■ Your objective:
Output the line that contains "A long-haul airliner", then every line beneath it through the end of the records, exactly as given and with no other lines.
++++++++++
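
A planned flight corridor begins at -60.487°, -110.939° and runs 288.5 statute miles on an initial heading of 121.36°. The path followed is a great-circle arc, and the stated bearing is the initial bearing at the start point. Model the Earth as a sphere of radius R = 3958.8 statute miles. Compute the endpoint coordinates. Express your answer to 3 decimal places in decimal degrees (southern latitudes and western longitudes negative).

Angular distance δ = d/R = 288.5 / 3958.8 = 0.072876 rad.
Converting: φ₁ = -1.055697 rad, θ = 2.118132 rad.
Applying the spherical law of cosines for sides, sin φ₂ = sin φ₁ cos δ + cos φ₁ sin δ cos θ = -0.886600, so φ₂ = -62.449°.
Δλ = atan2( sin θ sin δ cos φ₁ , cos δ − sin φ₁ sin φ₂ ) = atan2(0.030628, 0.225787) = 0.134829 rad = 7.725°.
λ₂ = -110.939° + 7.725° = -103.214°.

latitude -62.449°, longitude -103.214°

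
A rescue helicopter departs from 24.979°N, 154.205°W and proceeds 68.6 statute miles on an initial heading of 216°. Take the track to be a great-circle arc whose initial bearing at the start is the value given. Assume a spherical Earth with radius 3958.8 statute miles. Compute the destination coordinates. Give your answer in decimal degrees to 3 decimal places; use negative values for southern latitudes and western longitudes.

latitude 24.174°, longitude -154.845°

Central angle δ = d/R = 0.017328 rad.
With φ₁ = 24.979° = 0.435966 rad and θ = 216° = 3.769911 rad:
Destination latitude: φ₂ = arcsin( sin φ₁ cos δ + cos φ₁ sin δ cos θ ) = arcsin(0.409516) = 24.174°.
For the longitude increment, Δλ = atan2( sin θ sin δ cos φ₁, cos δ − sin φ₁ sin φ₂ ) = atan2(-0.009232, 0.826917) = -0.640°.
Hence λ₂ = -154.205° + -0.640° = -154.845°.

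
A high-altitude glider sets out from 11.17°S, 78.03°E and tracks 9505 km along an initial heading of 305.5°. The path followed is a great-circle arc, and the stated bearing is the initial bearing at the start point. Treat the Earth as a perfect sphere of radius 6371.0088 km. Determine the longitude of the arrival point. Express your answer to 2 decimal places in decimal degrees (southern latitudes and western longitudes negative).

Angular distance δ = d/R = 9505 / 6371.0088 = 1.491914 rad.
Start latitude φ₁ = -0.194953 rad; initial bearing θ = 5.331981 rad.
Applying the spherical law of cosines for sides, sin φ₂ = sin φ₁ cos δ + cos φ₁ sin δ cos θ = 0.552666, so φ₂ = 33.55°.
For the longitude increment, Δλ = atan2( sin θ sin δ cos φ₁, cos δ − sin φ₁ sin φ₂ ) = atan2(-0.796210, 0.185863) = -76.86°.
λ₂ = 78.03° + -76.86° = 1.17°.

longitude 1.17°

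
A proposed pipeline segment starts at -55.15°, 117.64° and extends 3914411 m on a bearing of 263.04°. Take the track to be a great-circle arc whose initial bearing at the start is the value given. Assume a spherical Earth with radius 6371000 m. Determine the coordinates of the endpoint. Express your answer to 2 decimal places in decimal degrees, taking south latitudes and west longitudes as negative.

latitude -45.27°, longitude 63.23°

δ = 3914411/6371000 = 0.614411 rad (35.2031°).
With φ₁ = -55.15° = -0.962549 rad and θ = 263.04° = 4.590914 rad:
Applying the spherical law of cosines for sides, sin φ₂ = sin φ₁ cos δ + cos φ₁ sin δ cos θ = -0.710482, so φ₂ = -45.27°.
Then Δλ = atan2(-0.326989, 0.234055) = -0.949551 rad, from sin θ sin δ cos φ₁ over cos δ − sin φ₁ sin φ₂.
λ₂ = λ₁ + Δλ = 63.23°.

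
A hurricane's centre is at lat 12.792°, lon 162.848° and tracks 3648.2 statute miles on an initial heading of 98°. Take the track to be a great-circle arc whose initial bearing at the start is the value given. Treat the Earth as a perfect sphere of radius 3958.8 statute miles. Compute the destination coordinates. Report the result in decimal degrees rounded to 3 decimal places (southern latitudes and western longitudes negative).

δ = 3648.2/3958.8 = 0.921542 rad (52.8005°).
With φ₁ = 12.792° = 0.223263 rad and θ = 98° = 1.710423 rad:
Destination latitude: φ₂ = arcsin( sin φ₁ cos δ + cos φ₁ sin δ cos θ ) = arcsin(0.025759) = 1.476°.
Then Δλ = atan2(0.769206, 0.598889) = 0.909253 rad, from sin θ sin δ cos φ₁ over cos δ − sin φ₁ sin φ₂.
λ₂ = 162.848° + 52.096° = 214.944°, normalized to (−180°, 180°] → -145.056°.

latitude 1.476°, longitude -145.056°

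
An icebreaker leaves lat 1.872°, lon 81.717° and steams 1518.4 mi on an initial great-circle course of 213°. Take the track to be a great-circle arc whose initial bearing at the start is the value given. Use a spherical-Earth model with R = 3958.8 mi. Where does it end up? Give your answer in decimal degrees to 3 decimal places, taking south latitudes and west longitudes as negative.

Central angle δ = d/R = 0.383551 rad.
Converting: φ₁ = 0.032673 rad, θ = 3.717551 rad.
Destination latitude: φ₂ = arcsin( sin φ₁ cos δ + cos φ₁ sin δ cos θ ) = arcsin(-0.283383) = -16.462°.
For the longitude increment, Δλ = atan2( sin θ sin δ cos φ₁, cos δ − sin φ₁ sin φ₂ ) = atan2(-0.203704, 0.936599) = -12.270°.
Hence λ₂ = 81.717° + -12.270° = 69.447°.

latitude -16.462°, longitude 69.447°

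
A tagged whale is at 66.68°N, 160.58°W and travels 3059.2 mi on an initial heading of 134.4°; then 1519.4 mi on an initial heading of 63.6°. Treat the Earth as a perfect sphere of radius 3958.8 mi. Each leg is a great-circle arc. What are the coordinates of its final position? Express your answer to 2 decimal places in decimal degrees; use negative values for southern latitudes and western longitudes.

Apply the spherical direct solution leg by leg, carrying full precision between legs.
Leg 1: from (66.68°, -160.58°), δ = 3059.2/3958.8 = 0.772759 rad, θ = 134.4° → φ = 27.65°, λ = -126.31°.
Leg 2: from (27.65°, -126.31°), δ = 1519.4/3958.8 = 0.383803 rad, θ = 63.6° → φ = 35.30°, λ = -102.04°.

latitude 35.30°, longitude -102.04°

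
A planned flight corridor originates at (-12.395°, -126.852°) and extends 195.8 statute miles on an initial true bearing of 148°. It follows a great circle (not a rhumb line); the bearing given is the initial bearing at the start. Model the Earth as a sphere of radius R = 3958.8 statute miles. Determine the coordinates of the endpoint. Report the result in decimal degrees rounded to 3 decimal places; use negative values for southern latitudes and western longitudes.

latitude -14.794°, longitude -125.299°

Angular distance δ = d/R = 195.8 / 3958.8 = 0.049459 rad.
With φ₁ = -12.395° = -0.216334 rad and θ = 148° = 2.583087 rad:
Destination latitude: φ₂ = arcsin( sin φ₁ cos δ + cos φ₁ sin δ cos θ ) = arcsin(-0.255337) = -14.794°.
Δλ = atan2( sin θ sin δ cos φ₁ , cos δ − sin φ₁ sin φ₂ ) = atan2(0.025588, 0.943969) = 0.027100 rad = 1.553°.
λ₂ = -126.852° + 1.553° = -125.299°.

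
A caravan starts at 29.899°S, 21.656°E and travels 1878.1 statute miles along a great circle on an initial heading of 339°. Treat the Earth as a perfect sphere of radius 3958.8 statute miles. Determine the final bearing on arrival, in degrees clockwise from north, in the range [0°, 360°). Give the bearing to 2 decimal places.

final bearing 341.85°

Central angle δ = d/R = 0.474411 rad.
Start latitude φ₁ = -0.521836 rad; initial bearing θ = 5.916666 rad.
sin φ₂ = sin φ₁ cos δ + cos φ₁ sin δ cos θ = (-0.498473)(0.889562) + (0.866905)(0.456815)(0.933580) = -0.073710
φ₂ = asin(-0.073710) = -0.073777 rad = -4.227°.
Δλ = atan2( sin θ sin δ cos φ₁ , cos δ − sin φ₁ sin φ₂ ) = atan2(-0.141919, 0.852819) = -0.164901 rad = -9.448°.
Hence λ₂ = 21.656° + -9.448° = 12.208°.
The forward bearing on arrival equals the back-azimuth from the destination plus 180°.
Back-azimuth from P₂ (-4.23°, 12.21°) to P₁ (-29.90°, 21.66°), with Δλ' = λ₁ − λ₂ = 9.45°: atan2( sin Δλ' cos φ₁ , cos φ₂ sin φ₁ − sin φ₂ cos φ₁ cos Δλ' ) = 161.85°.
Final bearing = (161.85° + 180°) mod 360° = 341.85°.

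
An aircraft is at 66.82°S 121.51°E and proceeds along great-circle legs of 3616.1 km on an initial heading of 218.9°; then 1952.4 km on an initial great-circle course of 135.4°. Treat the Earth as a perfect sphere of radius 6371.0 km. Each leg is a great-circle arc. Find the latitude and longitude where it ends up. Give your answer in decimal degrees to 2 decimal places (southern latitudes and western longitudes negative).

latitude -75.79°, longitude 82.31°

Apply the spherical direct solution leg by leg, carrying full precision between legs.
Leg 1: from (-66.82°, 121.51°), δ = 3616.1/6371 = 0.567588 rad, θ = 218.9° → φ = -70.02°, λ = 22.64°.
Leg 2: from (-70.02°, 22.64°), δ = 1952.4/6371 = 0.306451 rad, θ = 135.4° → φ = -75.79°, λ = 82.31°.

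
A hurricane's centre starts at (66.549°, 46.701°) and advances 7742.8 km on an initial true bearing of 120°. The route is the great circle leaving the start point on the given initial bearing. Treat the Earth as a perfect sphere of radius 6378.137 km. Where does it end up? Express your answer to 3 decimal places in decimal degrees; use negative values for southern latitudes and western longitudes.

latitude 7.701°, longitude 101.672°

δ = 7742.8/6378.137 = 1.213959 rad (69.5548°).
With φ₁ = 66.549° = 1.161499 rad and θ = 120° = 2.094395 rad:
Destination latitude: φ₂ = arcsin( sin φ₁ cos δ + cos φ₁ sin δ cos θ ) = arcsin(0.134011) = 7.701°.
For the longitude increment, Δλ = atan2( sin θ sin δ cos φ₁, cos δ − sin φ₁ sin φ₂ ) = atan2(0.322937, 0.226370) = 54.971°.
Hence λ₂ = 46.701° + 54.971° = 101.672°.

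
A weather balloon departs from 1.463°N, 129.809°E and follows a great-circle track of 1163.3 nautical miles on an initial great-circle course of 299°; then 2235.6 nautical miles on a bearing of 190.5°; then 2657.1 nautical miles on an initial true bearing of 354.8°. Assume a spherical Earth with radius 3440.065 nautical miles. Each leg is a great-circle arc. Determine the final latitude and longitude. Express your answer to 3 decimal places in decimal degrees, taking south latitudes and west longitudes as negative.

Apply the spherical direct solution leg by leg, carrying full precision between legs.
Leg 1: from (1.463°, 129.809°), δ = 1163.3/3440.065 = 0.338162 rad, θ = 299° → φ = 10.654°, λ = 112.637°.
Leg 2: from (10.654°, 112.637°), δ = 2235.6/3440.065 = 0.649871 rad, θ = 190.5° → φ = -25.945°, λ = 105.593°.
Leg 3: from (-25.945°, 105.593°), δ = 2657.1/3440.065 = 0.772398 rad, θ = 354.8° → φ = 18.154°, λ = 101.776°.

latitude 18.154°, longitude 101.776°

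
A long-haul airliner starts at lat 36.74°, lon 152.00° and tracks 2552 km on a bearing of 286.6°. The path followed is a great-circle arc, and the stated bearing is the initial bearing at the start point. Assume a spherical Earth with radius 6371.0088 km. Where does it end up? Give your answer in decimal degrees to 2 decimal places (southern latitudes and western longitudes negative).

The arc subtends δ = 2552/6371.0088 = 0.400565 rad at the centre.
Start latitude φ₁ = 0.641234 rad; initial bearing θ = 5.002114 rad.
Destination latitude: φ₂ = arcsin( sin φ₁ cos δ + cos φ₁ sin δ cos θ ) = arcsin(0.640105) = 39.80°.
For the longitude increment, Δλ = atan2( sin θ sin δ cos φ₁, cos δ − sin φ₁ sin φ₂ ) = atan2(-0.299457, 0.537940) = -29.10°.
λ₂ = λ₁ + Δλ = 122.90°.

latitude 39.80°, longitude 122.90°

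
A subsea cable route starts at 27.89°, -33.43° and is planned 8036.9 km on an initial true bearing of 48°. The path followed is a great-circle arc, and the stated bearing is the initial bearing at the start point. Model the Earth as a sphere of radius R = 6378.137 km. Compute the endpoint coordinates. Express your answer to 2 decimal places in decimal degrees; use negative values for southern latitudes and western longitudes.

latitude 44.92°, longitude 58.82°

The arc subtends δ = 8036.9/6378.137 = 1.260070 rad at the centre.
With φ₁ = 27.89° = 0.486772 rad and θ = 48° = 0.837758 rad:
Applying the spherical law of cosines for sides, sin φ₂ = sin φ₁ cos δ + cos φ₁ sin δ cos θ = 0.706110, so φ₂ = 44.92°.
Δλ = atan2( sin θ sin δ cos φ₁ , cos δ − sin φ₁ sin φ₂ ) = atan2(0.625372, -0.024551) = 1.610034 rad = 92.25°.
λ₂ = -33.43° + 92.25° = 58.82°.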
++++++++++
■ Your solution:
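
A long-haul airliner starts at lat 36.74°, lon 152.00° and tracks 2552 km on a bearing of 286.6°. The path followed is a great-circle arc, and the stated bearing is the initial bearing at the start point. Assume a spherical Earth with radius 6371.0088 km. Where does it end up? Give your answer in decimal degrees to 2 decimal places (southern latitudes and western longitudes negative).

The arc subtends δ = 2552/6371.0088 = 0.400565 rad at the centre.
Start latitude φ₁ = 0.641234 rad; initial bearing θ = 5.002114 rad.
Destination latitude: φ₂ = arcsin( sin φ₁ cos δ + cos φ₁ sin δ cos θ ) = arcsin(0.640105) = 39.80°.
For the longitude increment, Δλ = atan2( sin θ sin δ cos φ₁, cos δ − sin φ₁ sin φ₂ ) = atan2(-0.299457, 0.537940) = -29.10°.
λ₂ = λ₁ + Δλ = 122.90°.

latitude 39.80°, longitude 122.90°

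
A subsea cable route starts at 27.89°, -33.43° and is planned 8036.9 km on an initial true bearing of 48°. The path followed is a great-circle arc, and the stated bearing is the initial bearing at the start point. Model the Earth as a sphere of radius R = 6378.137 km. Compute the endpoint coordinates. Express your answer to 2 decimal places in decimal degrees; use negative values for southern latitudes and western longitudes.

latitude 44.92°, longitude 58.82°

The arc subtends δ = 8036.9/6378.137 = 1.260070 rad at the centre.
With φ₁ = 27.89° = 0.486772 rad and θ = 48° = 0.837758 rad:
Applying the spherical law of cosines for sides, sin φ₂ = sin φ₁ cos δ + cos φ₁ sin δ cos θ = 0.706110, so φ₂ = 44.92°.
Δλ = atan2( sin θ sin δ cos φ₁ , cos δ − sin φ₁ sin φ₂ ) = atan2(0.625372, -0.024551) = 1.610034 rad = 92.25°.
λ₂ = -33.43° + 92.25° = 58.82°.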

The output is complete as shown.